Start of Block

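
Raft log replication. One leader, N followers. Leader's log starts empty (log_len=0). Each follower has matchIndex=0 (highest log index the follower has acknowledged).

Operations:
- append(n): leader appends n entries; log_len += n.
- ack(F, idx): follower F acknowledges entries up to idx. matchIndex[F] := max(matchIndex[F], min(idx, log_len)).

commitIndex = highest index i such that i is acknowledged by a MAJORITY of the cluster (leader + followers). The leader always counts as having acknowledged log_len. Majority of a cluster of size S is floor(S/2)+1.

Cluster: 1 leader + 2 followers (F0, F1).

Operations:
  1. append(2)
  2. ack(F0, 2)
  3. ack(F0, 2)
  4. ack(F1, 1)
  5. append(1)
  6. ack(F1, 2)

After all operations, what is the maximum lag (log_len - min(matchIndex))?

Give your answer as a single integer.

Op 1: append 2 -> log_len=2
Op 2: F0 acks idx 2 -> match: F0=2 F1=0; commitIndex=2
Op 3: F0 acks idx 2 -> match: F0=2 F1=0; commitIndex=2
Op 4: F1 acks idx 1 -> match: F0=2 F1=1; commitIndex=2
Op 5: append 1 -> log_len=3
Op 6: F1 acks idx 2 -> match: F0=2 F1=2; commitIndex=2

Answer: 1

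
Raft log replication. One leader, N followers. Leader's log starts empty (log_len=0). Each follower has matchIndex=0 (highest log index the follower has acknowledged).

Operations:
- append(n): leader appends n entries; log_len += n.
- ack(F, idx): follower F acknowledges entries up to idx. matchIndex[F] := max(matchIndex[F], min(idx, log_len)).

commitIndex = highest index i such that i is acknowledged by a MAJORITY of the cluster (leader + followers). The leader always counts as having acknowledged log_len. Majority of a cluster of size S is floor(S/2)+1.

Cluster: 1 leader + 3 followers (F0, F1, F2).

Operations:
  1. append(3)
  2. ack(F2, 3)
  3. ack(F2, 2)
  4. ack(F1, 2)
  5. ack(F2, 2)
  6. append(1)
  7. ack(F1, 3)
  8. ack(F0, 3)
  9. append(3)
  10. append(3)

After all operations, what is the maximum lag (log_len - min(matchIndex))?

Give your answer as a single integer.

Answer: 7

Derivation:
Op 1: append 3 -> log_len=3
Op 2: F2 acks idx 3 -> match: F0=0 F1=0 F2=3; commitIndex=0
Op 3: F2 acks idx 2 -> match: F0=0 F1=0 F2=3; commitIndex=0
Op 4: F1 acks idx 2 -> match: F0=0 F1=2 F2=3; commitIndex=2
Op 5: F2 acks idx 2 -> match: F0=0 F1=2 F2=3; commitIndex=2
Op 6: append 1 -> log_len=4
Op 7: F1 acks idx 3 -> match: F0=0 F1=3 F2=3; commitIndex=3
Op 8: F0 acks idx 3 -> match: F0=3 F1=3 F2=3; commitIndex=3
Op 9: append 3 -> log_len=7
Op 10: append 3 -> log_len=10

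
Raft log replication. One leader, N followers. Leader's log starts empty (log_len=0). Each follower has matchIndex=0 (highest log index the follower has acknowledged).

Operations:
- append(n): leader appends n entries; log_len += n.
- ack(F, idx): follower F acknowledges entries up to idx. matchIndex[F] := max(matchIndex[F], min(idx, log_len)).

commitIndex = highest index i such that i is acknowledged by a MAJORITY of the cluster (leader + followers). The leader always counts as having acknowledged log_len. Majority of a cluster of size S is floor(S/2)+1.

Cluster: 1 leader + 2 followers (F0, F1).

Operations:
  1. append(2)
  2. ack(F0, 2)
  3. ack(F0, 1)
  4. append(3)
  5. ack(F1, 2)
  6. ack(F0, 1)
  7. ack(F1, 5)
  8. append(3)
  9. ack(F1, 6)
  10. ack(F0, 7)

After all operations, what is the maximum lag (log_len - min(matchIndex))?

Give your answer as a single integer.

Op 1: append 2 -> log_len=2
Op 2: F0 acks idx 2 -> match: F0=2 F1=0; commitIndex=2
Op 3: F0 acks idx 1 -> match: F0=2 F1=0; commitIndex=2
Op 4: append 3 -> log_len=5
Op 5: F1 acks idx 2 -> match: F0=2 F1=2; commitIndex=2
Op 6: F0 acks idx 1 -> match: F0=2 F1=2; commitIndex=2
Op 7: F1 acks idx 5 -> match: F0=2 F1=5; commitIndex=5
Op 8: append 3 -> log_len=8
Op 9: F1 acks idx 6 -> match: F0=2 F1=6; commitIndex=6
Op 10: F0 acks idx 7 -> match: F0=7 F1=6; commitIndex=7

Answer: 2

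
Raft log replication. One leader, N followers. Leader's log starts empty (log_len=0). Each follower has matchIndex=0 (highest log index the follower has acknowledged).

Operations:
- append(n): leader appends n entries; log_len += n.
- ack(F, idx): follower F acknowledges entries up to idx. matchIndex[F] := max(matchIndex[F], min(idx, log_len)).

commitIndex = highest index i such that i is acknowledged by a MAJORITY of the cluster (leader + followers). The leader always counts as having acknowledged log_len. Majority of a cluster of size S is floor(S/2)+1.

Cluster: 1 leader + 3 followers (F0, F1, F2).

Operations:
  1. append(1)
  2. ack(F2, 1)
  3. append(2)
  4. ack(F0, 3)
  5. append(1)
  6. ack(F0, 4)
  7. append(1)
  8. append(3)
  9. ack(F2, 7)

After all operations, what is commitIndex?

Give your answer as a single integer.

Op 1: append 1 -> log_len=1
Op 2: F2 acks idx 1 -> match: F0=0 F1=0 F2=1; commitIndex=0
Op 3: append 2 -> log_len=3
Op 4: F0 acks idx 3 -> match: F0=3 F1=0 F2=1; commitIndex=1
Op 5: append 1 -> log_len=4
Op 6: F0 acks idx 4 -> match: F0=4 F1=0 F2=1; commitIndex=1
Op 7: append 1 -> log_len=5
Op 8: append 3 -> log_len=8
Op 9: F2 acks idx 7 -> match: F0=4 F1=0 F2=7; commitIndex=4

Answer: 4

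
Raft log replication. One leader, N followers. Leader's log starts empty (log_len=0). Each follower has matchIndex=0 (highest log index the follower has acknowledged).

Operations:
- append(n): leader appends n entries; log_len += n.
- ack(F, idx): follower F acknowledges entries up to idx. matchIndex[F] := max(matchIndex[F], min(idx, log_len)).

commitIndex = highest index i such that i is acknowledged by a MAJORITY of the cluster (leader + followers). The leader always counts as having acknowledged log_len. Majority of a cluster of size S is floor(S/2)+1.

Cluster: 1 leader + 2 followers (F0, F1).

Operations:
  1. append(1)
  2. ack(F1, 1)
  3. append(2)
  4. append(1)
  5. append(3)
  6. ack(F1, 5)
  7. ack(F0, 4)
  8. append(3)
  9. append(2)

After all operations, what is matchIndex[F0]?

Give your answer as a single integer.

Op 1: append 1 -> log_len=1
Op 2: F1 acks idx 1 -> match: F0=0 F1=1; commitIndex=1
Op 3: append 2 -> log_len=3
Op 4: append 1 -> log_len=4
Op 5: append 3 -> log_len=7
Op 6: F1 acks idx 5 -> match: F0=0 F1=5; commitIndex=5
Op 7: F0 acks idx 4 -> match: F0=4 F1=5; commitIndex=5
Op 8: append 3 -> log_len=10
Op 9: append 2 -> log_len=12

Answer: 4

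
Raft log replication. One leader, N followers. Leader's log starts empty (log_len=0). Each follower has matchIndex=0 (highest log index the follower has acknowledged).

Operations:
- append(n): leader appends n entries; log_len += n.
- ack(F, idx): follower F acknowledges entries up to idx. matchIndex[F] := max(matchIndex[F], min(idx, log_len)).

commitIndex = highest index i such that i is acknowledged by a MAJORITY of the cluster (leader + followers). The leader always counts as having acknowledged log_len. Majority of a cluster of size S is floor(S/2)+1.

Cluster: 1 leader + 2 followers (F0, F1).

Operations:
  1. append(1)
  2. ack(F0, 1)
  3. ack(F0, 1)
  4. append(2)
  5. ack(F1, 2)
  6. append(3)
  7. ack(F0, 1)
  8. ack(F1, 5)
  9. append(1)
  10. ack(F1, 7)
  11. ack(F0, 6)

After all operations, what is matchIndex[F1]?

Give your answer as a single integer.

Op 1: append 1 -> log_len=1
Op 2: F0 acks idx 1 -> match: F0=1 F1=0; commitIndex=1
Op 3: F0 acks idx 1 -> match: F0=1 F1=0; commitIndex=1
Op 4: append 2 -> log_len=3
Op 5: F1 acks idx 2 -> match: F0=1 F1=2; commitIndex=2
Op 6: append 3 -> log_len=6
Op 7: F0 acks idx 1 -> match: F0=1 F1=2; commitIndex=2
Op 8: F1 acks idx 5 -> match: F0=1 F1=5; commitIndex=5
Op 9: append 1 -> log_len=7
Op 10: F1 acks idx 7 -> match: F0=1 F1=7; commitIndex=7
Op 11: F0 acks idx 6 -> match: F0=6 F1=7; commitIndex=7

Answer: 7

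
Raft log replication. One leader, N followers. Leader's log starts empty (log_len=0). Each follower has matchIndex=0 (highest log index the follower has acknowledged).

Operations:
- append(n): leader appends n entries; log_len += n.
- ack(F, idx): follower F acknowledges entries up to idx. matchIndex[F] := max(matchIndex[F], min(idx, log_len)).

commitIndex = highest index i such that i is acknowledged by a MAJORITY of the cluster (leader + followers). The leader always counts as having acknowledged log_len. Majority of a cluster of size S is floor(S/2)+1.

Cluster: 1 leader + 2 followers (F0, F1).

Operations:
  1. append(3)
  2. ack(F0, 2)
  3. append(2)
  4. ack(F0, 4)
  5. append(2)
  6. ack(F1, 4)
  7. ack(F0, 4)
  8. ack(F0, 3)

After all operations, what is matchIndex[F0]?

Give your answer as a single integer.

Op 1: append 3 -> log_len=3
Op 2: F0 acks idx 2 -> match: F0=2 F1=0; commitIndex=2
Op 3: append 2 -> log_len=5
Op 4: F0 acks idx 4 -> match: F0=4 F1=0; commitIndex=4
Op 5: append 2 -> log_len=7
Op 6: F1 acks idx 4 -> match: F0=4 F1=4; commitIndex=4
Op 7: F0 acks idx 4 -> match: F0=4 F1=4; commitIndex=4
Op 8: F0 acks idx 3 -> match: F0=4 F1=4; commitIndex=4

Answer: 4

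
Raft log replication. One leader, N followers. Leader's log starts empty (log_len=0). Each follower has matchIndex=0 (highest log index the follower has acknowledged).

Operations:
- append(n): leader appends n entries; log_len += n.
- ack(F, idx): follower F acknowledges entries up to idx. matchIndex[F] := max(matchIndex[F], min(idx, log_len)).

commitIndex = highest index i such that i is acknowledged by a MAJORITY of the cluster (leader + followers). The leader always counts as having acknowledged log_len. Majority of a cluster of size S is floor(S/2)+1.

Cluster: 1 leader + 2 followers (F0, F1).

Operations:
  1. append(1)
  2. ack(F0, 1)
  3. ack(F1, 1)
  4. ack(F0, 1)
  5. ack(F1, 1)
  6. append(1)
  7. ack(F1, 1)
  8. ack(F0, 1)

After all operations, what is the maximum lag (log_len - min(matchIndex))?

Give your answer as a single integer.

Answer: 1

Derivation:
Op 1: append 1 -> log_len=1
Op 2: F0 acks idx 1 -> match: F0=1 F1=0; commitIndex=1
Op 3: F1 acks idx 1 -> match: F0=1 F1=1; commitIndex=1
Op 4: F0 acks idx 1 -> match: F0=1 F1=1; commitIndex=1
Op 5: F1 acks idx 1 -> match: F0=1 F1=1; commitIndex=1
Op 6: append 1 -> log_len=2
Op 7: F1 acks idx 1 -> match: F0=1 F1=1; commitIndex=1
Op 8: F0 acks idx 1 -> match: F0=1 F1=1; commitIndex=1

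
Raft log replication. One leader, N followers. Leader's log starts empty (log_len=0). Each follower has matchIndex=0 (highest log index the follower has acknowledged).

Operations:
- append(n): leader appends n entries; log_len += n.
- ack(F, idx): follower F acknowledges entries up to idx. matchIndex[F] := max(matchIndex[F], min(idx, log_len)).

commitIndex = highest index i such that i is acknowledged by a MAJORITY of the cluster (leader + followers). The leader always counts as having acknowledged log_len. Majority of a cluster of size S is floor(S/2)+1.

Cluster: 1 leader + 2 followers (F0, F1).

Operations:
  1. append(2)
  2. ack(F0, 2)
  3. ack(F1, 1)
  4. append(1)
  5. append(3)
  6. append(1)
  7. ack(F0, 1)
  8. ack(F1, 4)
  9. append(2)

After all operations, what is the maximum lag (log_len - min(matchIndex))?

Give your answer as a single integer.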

End of Block
Start of Block

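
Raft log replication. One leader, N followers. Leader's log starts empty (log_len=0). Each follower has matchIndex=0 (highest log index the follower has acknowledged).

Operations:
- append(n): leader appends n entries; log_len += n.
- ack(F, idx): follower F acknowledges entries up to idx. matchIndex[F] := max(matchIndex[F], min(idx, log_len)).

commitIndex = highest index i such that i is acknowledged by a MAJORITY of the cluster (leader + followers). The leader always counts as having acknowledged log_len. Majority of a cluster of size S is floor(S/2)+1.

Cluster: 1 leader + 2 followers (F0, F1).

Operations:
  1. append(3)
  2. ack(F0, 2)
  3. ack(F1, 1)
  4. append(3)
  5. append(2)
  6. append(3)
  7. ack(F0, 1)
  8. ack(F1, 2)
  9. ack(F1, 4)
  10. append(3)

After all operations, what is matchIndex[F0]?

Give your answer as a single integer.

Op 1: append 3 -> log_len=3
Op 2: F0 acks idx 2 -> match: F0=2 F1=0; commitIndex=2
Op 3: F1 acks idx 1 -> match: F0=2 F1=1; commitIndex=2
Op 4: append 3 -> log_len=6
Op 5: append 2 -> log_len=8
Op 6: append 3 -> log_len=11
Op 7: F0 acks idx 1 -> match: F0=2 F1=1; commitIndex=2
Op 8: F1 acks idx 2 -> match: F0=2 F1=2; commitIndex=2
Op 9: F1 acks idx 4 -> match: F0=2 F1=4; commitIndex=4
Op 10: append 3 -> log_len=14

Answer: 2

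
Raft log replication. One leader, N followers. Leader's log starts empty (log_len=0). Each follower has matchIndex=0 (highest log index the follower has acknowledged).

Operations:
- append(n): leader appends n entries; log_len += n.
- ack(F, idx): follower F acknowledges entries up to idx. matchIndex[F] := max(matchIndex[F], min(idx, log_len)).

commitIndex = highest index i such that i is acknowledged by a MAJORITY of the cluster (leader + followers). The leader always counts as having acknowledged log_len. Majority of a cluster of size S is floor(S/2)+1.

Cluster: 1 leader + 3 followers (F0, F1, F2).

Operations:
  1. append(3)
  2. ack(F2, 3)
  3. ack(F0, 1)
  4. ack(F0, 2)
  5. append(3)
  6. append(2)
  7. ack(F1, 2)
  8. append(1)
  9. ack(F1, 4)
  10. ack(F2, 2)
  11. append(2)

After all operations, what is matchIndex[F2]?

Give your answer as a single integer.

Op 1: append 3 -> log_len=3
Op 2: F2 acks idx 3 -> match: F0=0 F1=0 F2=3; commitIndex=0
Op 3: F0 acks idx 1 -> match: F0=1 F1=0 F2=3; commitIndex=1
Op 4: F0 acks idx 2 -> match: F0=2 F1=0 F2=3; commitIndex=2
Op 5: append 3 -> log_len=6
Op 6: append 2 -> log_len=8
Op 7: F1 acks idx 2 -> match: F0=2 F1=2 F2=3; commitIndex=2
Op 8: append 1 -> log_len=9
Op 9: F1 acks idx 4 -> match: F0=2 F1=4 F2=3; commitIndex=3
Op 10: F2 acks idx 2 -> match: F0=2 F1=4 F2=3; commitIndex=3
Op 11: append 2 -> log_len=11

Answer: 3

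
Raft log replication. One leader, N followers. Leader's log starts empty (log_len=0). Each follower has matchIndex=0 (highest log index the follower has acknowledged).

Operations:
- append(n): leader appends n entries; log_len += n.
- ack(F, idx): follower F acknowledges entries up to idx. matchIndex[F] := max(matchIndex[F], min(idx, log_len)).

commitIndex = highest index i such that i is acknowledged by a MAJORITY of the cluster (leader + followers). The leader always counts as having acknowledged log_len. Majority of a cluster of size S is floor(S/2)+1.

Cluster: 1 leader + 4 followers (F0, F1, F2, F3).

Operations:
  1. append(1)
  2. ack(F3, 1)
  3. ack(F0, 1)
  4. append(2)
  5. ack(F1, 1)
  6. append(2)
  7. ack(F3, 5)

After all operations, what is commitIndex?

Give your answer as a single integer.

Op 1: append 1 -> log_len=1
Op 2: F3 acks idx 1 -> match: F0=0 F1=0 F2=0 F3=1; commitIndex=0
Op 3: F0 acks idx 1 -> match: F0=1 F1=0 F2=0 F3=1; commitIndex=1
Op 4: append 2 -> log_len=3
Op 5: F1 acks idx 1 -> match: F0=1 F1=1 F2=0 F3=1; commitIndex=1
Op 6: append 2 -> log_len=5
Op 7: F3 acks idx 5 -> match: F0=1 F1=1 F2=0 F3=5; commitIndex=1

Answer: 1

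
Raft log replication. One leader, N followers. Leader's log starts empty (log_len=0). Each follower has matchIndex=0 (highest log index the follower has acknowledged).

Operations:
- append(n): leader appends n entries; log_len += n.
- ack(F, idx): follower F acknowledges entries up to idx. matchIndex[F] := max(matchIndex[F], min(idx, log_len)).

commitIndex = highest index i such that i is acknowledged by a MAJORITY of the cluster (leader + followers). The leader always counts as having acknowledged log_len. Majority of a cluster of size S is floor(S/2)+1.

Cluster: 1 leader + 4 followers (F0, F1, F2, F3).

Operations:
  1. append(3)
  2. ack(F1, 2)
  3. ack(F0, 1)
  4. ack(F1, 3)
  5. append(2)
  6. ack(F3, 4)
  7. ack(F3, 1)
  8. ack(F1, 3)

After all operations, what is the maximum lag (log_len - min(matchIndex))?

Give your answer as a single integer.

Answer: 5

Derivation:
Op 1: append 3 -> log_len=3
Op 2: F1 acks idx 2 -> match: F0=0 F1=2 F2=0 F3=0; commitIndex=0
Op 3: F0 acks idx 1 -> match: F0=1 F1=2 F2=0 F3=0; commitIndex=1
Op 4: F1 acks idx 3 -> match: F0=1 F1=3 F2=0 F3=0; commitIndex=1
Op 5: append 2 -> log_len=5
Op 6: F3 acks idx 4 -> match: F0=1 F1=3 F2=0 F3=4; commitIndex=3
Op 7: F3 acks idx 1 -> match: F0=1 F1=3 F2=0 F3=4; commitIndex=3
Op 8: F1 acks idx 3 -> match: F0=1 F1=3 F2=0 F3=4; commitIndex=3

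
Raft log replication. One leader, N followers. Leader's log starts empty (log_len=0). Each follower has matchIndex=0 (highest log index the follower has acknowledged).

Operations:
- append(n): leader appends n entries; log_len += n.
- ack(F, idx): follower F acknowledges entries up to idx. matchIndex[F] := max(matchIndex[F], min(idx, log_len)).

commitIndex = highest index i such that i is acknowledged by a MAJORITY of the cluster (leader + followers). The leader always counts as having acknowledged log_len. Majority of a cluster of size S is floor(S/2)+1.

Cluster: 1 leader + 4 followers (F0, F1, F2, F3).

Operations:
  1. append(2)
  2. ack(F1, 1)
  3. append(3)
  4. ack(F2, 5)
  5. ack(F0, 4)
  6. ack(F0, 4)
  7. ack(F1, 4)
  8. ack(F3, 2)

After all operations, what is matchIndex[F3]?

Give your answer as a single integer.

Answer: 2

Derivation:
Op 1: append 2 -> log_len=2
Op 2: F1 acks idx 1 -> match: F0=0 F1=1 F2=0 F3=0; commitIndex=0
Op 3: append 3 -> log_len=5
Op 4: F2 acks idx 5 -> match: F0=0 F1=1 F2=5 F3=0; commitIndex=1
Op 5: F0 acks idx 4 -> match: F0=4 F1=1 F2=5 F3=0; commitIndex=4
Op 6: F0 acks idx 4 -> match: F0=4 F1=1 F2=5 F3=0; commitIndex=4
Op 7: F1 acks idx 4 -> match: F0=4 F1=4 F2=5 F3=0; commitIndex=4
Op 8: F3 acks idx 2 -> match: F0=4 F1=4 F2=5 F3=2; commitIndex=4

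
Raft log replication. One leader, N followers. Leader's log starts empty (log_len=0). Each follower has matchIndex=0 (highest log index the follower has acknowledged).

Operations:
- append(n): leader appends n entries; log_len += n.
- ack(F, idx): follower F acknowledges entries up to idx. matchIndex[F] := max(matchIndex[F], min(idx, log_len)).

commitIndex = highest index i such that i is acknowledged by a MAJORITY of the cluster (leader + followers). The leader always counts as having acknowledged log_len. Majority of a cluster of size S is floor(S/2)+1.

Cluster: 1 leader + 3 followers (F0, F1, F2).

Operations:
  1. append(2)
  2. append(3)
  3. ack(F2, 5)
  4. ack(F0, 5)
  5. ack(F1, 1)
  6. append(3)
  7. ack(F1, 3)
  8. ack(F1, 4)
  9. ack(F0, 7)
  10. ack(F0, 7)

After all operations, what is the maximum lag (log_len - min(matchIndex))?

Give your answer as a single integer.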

End of Block
Start of Block

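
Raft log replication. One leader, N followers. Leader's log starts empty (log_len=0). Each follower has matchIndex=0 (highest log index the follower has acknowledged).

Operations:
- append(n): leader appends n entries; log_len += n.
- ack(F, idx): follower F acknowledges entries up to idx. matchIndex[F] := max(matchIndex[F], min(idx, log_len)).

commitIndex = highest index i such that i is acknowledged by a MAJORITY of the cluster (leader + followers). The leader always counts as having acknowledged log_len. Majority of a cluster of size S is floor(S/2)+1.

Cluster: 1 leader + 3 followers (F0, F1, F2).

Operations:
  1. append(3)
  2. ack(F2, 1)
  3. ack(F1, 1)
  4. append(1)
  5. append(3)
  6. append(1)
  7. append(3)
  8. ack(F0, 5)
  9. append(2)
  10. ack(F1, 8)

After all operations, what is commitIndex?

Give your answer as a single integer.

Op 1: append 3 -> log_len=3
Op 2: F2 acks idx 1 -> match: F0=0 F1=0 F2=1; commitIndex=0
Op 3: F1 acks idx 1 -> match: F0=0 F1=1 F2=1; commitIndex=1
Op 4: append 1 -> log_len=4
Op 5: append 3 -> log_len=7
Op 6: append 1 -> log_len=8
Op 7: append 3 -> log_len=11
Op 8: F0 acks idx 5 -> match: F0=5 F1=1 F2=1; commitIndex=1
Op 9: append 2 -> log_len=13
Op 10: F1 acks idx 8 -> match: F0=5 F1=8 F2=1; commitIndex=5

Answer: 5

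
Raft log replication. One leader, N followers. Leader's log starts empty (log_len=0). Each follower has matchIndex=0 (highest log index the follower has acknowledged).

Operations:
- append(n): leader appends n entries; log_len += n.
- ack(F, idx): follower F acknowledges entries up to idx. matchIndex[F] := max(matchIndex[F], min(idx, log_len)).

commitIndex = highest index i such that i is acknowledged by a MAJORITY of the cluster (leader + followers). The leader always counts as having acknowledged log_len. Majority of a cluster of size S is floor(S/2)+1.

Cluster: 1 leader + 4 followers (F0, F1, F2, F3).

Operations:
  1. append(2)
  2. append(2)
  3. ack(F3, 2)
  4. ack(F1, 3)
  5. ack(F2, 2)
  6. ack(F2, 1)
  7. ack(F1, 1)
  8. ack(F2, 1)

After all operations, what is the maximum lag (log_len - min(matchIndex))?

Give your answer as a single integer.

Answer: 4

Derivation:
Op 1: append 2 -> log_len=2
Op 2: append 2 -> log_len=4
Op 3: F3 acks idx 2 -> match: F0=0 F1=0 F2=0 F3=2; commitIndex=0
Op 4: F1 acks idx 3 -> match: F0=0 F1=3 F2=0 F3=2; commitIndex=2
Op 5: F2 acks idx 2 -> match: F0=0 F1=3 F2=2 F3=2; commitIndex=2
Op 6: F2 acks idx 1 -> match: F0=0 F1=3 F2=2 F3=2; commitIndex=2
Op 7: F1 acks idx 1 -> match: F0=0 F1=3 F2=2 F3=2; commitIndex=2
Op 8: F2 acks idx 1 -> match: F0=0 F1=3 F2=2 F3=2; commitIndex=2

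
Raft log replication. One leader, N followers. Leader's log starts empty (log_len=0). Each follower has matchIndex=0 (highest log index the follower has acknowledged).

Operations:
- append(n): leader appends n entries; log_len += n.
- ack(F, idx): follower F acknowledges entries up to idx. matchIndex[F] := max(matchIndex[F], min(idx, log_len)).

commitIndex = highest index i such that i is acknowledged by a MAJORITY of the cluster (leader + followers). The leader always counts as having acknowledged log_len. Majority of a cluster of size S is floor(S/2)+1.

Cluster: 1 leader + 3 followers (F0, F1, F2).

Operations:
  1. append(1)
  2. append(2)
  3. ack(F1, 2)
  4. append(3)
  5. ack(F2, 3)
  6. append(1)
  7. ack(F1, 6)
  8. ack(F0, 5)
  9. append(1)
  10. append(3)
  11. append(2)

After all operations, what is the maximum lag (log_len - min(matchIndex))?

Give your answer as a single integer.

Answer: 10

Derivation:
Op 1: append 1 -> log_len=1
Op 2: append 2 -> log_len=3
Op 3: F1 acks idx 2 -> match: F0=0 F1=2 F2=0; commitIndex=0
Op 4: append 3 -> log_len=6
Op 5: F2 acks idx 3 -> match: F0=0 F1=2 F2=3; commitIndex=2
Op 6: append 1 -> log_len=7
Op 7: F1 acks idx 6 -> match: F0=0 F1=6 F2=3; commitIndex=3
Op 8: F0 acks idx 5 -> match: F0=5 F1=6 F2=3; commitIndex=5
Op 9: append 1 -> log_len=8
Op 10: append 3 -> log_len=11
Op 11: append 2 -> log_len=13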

End of Block

Problem to solve
Within the listing above, locate the line containing "6. ack(F3, 4)" and the line containing "After all operations, what is matchIndex[F3]?". Reproduce those two lines and all lines between them exactly, with nothing added.

Answer for this exercise
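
  6. ack(F3, 4)
  7. ack(F3, 1)
  8. ack(F1, 3)

After all operations, what is the maximum lag (log_len - min(matchIndex))?

Give your answer as a single integer.

Answer: 5

Derivation:
Op 1: append 3 -> log_len=3
Op 2: F1 acks idx 2 -> match: F0=0 F1=2 F2=0 F3=0; commitIndex=0
Op 3: F0 acks idx 1 -> match: F0=1 F1=2 F2=0 F3=0; commitIndex=1
Op 4: F1 acks idx 3 -> match: F0=1 F1=3 F2=0 F3=0; commitIndex=1
Op 5: append 2 -> log_len=5
Op 6: F3 acks idx 4 -> match: F0=1 F1=3 F2=0 F3=4; commitIndex=3
Op 7: F3 acks idx 1 -> match: F0=1 F1=3 F2=0 F3=4; commitIndex=3
Op 8: F1 acks idx 3 -> match: F0=1 F1=3 F2=0 F3=4; commitIndex=3

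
Raft log replication. One leader, N followers. Leader's log starts empty (log_len=0). Each follower has matchIndex=0 (highest log index the follower has acknowledged).

Operations:
- append(n): leader appends n entries; log_len += n.
- ack(F, idx): follower F acknowledges entries up to idx. matchIndex[F] := max(matchIndex[F], min(idx, log_len)).

commitIndex = highest index i such that i is acknowledged by a MAJORITY of the cluster (leader + followers). The leader always counts as having acknowledged log_len. Majority of a cluster of size S is floor(S/2)+1.

Cluster: 1 leader + 4 followers (F0, F1, F2, F3).

Operations:
  1. append(2)
  2. ack(F1, 1)
  3. append(3)
  4. ack(F2, 5)
  5. ack(F0, 4)
  6. ack(F0, 4)
  7. ack(F1, 4)
  8. ack(F3, 2)

After all operations, what is matchIndex[F3]?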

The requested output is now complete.